Below are the records; give again exactly the line with "tick 6: P3 (value=20)", the line with "At the END of tick 11, which", and each line that lies between them, and nothing besides.
-------- Materials provided --------
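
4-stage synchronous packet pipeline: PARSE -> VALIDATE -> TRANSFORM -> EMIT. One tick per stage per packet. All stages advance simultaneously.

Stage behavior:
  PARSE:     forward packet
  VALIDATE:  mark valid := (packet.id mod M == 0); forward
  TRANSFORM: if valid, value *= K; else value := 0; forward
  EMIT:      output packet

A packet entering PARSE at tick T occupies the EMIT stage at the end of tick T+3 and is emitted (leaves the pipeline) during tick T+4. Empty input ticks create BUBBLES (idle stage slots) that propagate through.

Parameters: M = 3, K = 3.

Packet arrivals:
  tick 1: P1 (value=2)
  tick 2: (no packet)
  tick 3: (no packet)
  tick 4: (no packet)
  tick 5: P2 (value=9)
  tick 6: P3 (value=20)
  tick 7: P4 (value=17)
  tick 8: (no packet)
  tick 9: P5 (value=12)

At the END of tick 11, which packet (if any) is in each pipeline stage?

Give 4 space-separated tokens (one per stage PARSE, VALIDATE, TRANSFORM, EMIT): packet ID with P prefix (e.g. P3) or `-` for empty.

Tick 1: [PARSE:P1(v=2,ok=F), VALIDATE:-, TRANSFORM:-, EMIT:-] out:-; in:P1
Tick 2: [PARSE:-, VALIDATE:P1(v=2,ok=F), TRANSFORM:-, EMIT:-] out:-; in:-
Tick 3: [PARSE:-, VALIDATE:-, TRANSFORM:P1(v=0,ok=F), EMIT:-] out:-; in:-
Tick 4: [PARSE:-, VALIDATE:-, TRANSFORM:-, EMIT:P1(v=0,ok=F)] out:-; in:-
Tick 5: [PARSE:P2(v=9,ok=F), VALIDATE:-, TRANSFORM:-, EMIT:-] out:P1(v=0); in:P2
Tick 6: [PARSE:P3(v=20,ok=F), VALIDATE:P2(v=9,ok=F), TRANSFORM:-, EMIT:-] out:-; in:P3
Tick 7: [PARSE:P4(v=17,ok=F), VALIDATE:P3(v=20,ok=T), TRANSFORM:P2(v=0,ok=F), EMIT:-] out:-; in:P4
Tick 8: [PARSE:-, VALIDATE:P4(v=17,ok=F), TRANSFORM:P3(v=60,ok=T), EMIT:P2(v=0,ok=F)] out:-; in:-
Tick 9: [PARSE:P5(v=12,ok=F), VALIDATE:-, TRANSFORM:P4(v=0,ok=F), EMIT:P3(v=60,ok=T)] out:P2(v=0); in:P5
Tick 10: [PARSE:-, VALIDATE:P5(v=12,ok=F), TRANSFORM:-, EMIT:P4(v=0,ok=F)] out:P3(v=60); in:-
Tick 11: [PARSE:-, VALIDATE:-, TRANSFORM:P5(v=0,ok=F), EMIT:-] out:P4(v=0); in:-
At end of tick 11: ['-', '-', 'P5', '-']

Answer: - - P5 -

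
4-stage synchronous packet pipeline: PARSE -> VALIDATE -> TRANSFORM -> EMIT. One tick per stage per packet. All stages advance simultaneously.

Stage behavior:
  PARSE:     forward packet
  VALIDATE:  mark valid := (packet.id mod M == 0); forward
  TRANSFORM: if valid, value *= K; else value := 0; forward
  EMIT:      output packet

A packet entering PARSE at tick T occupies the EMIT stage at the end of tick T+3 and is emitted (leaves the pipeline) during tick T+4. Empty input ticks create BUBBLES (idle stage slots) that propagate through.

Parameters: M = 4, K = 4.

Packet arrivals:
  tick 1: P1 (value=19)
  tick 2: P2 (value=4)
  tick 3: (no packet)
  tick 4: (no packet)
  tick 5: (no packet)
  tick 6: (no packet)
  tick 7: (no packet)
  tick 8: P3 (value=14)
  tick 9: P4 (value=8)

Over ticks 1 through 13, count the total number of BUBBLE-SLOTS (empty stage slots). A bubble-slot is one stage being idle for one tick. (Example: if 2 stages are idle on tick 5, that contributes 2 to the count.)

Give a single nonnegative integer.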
--------
• **Response to the exercise**:
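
  tick 6: P3 (value=20)
  tick 7: P4 (value=17)
  tick 8: (no packet)
  tick 9: P5 (value=12)

At the END of tick 11, which packet (if any) is in each pipeline stage?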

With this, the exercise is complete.